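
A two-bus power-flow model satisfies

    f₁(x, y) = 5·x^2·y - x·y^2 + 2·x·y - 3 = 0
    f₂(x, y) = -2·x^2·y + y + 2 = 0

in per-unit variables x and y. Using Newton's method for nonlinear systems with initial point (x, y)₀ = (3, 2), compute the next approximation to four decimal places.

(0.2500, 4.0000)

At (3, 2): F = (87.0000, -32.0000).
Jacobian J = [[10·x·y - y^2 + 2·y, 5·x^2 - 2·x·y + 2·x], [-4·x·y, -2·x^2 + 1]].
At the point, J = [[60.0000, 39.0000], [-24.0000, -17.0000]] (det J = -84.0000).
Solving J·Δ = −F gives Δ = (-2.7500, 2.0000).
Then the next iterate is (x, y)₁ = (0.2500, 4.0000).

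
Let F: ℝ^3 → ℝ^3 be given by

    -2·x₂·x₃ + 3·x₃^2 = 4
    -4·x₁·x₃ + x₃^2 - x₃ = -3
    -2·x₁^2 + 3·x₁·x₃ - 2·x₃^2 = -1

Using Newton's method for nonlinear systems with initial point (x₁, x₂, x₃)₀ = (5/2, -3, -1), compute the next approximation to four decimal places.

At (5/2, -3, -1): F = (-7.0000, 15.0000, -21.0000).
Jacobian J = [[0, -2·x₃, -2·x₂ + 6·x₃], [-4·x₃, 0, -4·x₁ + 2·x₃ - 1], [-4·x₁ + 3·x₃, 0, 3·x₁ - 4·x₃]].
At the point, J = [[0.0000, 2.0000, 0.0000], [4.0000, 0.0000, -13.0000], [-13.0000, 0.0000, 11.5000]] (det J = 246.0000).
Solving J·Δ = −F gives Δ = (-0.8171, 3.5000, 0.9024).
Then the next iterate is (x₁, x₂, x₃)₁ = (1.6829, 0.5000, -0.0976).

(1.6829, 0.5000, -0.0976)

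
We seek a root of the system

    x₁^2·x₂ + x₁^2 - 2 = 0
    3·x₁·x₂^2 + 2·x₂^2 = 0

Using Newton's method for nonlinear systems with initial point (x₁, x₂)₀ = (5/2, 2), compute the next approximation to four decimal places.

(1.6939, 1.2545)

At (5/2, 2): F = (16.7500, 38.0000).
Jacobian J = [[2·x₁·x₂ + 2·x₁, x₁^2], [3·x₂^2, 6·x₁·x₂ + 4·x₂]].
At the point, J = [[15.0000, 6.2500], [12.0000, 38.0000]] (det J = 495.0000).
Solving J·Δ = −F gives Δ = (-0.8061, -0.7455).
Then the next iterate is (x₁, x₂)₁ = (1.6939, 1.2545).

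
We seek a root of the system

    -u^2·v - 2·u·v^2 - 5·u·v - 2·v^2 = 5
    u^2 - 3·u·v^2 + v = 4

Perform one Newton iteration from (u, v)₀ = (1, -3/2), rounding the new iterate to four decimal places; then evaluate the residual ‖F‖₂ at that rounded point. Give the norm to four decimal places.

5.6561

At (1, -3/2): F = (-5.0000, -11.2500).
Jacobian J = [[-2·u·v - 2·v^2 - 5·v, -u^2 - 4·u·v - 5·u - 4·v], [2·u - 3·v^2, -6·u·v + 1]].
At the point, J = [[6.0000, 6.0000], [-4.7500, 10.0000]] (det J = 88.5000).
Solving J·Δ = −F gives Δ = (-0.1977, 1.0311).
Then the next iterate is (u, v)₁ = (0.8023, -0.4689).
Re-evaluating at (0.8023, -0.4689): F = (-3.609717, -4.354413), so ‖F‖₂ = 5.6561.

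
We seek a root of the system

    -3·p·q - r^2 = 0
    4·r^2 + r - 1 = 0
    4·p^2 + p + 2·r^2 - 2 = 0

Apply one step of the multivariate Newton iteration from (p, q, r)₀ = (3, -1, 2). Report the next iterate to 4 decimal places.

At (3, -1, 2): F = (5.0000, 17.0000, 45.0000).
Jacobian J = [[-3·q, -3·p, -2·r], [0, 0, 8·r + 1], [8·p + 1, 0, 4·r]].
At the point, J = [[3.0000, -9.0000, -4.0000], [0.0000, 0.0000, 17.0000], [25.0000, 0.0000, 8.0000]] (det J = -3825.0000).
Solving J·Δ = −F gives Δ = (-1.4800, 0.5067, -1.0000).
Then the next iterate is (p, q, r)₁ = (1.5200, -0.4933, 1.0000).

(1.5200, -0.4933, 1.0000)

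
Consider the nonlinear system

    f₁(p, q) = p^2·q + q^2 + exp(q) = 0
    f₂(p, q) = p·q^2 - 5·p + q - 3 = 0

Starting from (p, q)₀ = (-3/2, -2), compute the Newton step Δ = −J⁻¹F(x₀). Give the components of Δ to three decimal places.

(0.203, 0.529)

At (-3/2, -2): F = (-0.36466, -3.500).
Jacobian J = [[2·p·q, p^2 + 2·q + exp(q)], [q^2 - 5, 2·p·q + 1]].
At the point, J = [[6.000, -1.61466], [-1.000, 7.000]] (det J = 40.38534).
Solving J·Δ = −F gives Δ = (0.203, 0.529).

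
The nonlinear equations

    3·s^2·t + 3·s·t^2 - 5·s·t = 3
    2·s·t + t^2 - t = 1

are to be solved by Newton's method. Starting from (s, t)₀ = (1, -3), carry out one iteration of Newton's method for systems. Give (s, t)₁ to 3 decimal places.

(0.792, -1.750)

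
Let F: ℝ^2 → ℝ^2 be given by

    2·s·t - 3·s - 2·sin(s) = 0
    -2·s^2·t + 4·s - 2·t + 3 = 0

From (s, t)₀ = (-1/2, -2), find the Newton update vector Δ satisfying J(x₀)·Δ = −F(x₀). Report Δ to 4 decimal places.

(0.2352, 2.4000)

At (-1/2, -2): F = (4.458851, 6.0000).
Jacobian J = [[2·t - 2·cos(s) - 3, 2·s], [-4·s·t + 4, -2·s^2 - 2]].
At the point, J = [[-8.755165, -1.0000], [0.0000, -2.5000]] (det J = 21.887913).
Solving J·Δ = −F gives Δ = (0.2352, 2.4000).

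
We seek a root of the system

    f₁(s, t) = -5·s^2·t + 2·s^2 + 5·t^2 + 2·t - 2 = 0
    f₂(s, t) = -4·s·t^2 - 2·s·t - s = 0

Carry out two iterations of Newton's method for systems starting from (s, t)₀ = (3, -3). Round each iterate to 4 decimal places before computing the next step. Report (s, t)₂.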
⁂
> PROBLEM TO SOLVE
Please copy only these lines, exactly: the first line of the records through the line containing "-2·x₁^2 + 3·x₁·x₃ - 2·x₃^2 = -1", ends included.

> RESULT
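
A two-bus power-flow model satisfies

    f₁(x, y) = 5·x^2·y - x·y^2 + 2·x·y - 3 = 0
    f₂(x, y) = -2·x^2·y + y + 2 = 0

in per-unit variables x and y. Using Newton's method for nonlinear systems with initial point (x, y)₀ = (3, 2), compute the next approximation to four decimal places.

(0.2500, 4.0000)

At (3, 2): F = (87.0000, -32.0000).
Jacobian J = [[10·x·y - y^2 + 2·y, 5·x^2 - 2·x·y + 2·x], [-4·x·y, -2·x^2 + 1]].
At the point, J = [[60.0000, 39.0000], [-24.0000, -17.0000]] (det J = -84.0000).
Solving J·Δ = −F gives Δ = (-2.7500, 2.0000).
Then the next iterate is (x, y)₁ = (0.2500, 4.0000).

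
Let F: ℝ^3 → ℝ^3 be given by

    -2·x₂·x₃ + 3·x₃^2 = 4
    -4·x₁·x₃ + x₃^2 - x₃ = -3
    -2·x₁^2 + 3·x₁·x₃ - 2·x₃^2 = -1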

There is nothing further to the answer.